(Collected data)
================

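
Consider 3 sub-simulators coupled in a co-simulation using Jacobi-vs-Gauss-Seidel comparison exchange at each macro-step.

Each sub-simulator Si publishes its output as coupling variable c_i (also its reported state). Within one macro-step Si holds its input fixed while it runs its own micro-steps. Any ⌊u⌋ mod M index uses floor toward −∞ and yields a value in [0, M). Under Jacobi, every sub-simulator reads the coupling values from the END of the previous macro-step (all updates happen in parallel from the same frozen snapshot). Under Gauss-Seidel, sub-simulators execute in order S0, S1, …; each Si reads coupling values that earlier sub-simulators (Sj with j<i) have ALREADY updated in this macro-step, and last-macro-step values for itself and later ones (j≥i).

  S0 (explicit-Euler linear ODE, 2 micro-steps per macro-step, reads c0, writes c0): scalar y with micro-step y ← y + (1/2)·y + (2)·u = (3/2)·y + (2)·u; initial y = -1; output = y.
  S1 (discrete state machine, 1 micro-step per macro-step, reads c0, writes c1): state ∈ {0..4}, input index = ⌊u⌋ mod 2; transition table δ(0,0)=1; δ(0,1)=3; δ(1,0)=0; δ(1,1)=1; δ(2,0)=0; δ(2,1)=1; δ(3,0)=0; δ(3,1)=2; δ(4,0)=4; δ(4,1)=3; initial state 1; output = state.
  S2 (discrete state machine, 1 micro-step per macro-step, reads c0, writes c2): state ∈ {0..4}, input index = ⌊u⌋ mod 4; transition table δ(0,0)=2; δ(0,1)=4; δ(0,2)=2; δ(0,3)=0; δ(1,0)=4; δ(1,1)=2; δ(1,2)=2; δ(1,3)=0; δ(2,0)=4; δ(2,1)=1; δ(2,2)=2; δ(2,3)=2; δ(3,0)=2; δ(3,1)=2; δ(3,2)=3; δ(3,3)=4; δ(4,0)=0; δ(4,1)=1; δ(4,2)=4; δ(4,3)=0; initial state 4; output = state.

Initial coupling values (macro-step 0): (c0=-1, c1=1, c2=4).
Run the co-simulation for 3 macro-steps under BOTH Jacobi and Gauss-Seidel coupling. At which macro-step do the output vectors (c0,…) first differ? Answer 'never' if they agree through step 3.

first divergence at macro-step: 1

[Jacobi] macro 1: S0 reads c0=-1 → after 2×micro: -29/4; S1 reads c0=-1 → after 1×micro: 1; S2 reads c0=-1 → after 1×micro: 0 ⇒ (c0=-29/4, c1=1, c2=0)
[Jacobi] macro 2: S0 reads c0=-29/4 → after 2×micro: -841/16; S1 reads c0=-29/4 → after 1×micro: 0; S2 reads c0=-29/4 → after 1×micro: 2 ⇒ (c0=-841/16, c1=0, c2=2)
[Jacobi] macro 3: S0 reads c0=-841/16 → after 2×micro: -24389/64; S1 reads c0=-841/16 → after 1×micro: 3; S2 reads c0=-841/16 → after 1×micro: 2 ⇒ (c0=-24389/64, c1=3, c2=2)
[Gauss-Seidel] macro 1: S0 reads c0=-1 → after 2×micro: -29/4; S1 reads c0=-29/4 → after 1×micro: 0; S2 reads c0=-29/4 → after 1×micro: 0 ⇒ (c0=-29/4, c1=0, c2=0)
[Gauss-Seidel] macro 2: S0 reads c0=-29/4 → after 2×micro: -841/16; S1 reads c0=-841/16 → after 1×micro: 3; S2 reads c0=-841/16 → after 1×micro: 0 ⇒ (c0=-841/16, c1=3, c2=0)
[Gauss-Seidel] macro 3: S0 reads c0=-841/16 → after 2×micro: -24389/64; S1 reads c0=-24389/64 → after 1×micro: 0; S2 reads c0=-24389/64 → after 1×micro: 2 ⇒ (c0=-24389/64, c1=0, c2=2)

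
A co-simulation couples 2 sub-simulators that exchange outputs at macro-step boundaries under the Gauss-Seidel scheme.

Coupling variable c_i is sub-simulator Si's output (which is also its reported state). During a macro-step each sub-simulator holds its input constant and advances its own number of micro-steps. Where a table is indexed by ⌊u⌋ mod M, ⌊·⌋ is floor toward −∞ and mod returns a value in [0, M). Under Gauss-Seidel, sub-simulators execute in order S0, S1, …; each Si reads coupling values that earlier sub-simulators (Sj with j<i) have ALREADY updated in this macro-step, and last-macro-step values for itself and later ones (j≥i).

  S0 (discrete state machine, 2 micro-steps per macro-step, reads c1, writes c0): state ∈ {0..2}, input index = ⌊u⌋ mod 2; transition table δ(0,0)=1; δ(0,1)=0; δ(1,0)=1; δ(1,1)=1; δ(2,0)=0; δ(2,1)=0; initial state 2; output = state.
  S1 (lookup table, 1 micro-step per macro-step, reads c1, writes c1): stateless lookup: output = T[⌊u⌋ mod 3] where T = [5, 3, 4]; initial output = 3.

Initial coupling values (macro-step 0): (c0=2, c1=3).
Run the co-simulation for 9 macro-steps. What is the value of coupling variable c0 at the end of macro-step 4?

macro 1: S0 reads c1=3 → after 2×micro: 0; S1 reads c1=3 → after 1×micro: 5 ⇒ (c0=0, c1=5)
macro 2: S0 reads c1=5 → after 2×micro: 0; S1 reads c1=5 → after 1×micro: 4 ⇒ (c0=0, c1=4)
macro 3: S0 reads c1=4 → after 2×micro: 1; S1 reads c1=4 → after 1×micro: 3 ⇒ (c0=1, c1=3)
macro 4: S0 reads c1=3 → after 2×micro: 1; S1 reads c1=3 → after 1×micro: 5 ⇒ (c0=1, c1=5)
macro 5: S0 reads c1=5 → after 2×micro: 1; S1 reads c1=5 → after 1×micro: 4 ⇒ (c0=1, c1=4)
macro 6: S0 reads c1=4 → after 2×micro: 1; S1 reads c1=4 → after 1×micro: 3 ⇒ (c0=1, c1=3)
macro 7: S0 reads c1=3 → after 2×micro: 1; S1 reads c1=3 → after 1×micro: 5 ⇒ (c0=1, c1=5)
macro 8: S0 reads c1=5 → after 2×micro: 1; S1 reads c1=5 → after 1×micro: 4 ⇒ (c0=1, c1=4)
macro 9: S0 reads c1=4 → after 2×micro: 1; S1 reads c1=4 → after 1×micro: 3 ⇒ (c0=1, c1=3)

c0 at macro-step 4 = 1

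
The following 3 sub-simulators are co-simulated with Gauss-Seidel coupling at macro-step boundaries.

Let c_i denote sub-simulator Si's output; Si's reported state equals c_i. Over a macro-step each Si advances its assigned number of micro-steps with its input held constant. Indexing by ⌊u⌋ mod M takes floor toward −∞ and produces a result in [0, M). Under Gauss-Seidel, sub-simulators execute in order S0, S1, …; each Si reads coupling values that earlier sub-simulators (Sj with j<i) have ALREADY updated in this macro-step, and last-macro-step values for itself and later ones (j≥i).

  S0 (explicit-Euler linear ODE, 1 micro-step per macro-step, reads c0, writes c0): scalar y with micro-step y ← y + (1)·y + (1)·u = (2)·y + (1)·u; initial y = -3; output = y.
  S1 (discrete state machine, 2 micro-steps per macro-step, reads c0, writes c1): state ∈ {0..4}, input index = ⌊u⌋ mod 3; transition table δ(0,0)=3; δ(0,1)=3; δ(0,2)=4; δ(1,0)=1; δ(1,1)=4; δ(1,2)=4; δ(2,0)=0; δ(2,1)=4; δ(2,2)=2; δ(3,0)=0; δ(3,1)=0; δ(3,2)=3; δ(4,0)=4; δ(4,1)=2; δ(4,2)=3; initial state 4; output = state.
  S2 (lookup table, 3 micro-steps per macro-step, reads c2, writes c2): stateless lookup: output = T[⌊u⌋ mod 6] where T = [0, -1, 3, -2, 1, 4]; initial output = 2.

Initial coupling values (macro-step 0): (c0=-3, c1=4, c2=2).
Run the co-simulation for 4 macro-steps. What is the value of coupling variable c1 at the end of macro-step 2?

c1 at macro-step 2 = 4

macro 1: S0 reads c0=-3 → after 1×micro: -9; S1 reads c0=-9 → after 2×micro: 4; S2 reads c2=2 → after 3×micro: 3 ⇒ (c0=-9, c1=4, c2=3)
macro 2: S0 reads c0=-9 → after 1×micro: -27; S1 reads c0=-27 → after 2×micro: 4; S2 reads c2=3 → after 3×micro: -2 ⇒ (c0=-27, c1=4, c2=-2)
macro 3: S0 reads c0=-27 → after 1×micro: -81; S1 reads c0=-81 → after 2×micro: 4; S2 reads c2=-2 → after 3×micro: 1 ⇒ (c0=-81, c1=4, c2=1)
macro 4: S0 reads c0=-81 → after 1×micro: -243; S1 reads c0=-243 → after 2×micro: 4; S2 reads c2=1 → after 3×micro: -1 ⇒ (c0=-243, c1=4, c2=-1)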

================

BRIEF: Word for word, copy the line containing "S1 (discrete state machine, 2" and each line after it to the end of the records, and nothing besides.

WRITTEN RESPONSE:
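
  S1 (discrete state machine, 2 micro-steps per macro-step, reads c0, writes c1): state ∈ {0..4}, input index = ⌊u⌋ mod 3; transition table δ(0,0)=3; δ(0,1)=3; δ(0,2)=4; δ(1,0)=1; δ(1,1)=4; δ(1,2)=4; δ(2,0)=0; δ(2,1)=4; δ(2,2)=2; δ(3,0)=0; δ(3,1)=0; δ(3,2)=3; δ(4,0)=4; δ(4,1)=2; δ(4,2)=3; initial state 4; output = state.
  S2 (lookup table, 3 micro-steps per macro-step, reads c2, writes c2): stateless lookup: output = T[⌊u⌋ mod 6] where T = [0, -1, 3, -2, 1, 4]; initial output = 2.

Initial coupling values (macro-step 0): (c0=-3, c1=4, c2=2).
Run the co-simulation for 4 macro-steps. What is the value of coupling variable c1 at the end of macro-step 2?

c1 at macro-step 2 = 4

macro 1: S0 reads c0=-3 → after 1×micro: -9; S1 reads c0=-9 → after 2×micro: 4; S2 reads c2=2 → after 3×micro: 3 ⇒ (c0=-9, c1=4, c2=3)
macro 2: S0 reads c0=-9 → after 1×micro: -27; S1 reads c0=-27 → after 2×micro: 4; S2 reads c2=3 → after 3×micro: -2 ⇒ (c0=-27, c1=4, c2=-2)
macro 3: S0 reads c0=-27 → after 1×micro: -81; S1 reads c0=-81 → after 2×micro: 4; S2 reads c2=-2 → after 3×micro: 1 ⇒ (c0=-81, c1=4, c2=1)
macro 4: S0 reads c0=-81 → after 1×micro: -243; S1 reads c0=-243 → after 2×micro: 4; S2 reads c2=1 → after 3×micro: -1 ⇒ (c0=-243, c1=4, c2=-1)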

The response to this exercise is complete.